_What to produce_
Would you please return all of the entries below exactly as shown?

Saved data entries
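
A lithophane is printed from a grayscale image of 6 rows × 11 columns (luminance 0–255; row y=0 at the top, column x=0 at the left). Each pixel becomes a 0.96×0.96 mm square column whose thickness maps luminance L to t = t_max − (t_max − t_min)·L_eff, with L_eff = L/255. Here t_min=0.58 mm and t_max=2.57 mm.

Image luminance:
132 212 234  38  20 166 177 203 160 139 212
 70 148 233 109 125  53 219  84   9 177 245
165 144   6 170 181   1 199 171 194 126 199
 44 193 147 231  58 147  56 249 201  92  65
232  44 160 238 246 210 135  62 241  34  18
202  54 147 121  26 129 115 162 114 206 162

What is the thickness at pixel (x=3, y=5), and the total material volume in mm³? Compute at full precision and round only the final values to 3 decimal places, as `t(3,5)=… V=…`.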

_Solution for this problem_
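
A lithophane is printed from a grayscale image of 6 rows × 11 columns (luminance 0–255; row y=0 at the top, column x=0 at the left). Each pixel becomes a 0.96×0.96 mm square column whose thickness maps luminance L to t = t_max − (t_max − t_min)·L_eff, with L_eff = L/255. Here t_min=0.58 mm and t_max=2.57 mm.

Image luminance:
132 212 234  38  20 166 177 203 160 139 212
 70 148 233 109 125  53 219  84   9 177 245
165 144   6 170 181   1 199 171 194 126 199
 44 193 147 231  58 147  56 249 201  92  65
232  44 160 238 246 210 135  62 241  34  18
202  54 147 121  26 129 115 162 114 206 162

What is the thickness at pixel (x=3, y=5), and the total material volume in mm³? Compute at full precision and round only the final values to 3 decimal places, as `t(3,5)=… V=…`.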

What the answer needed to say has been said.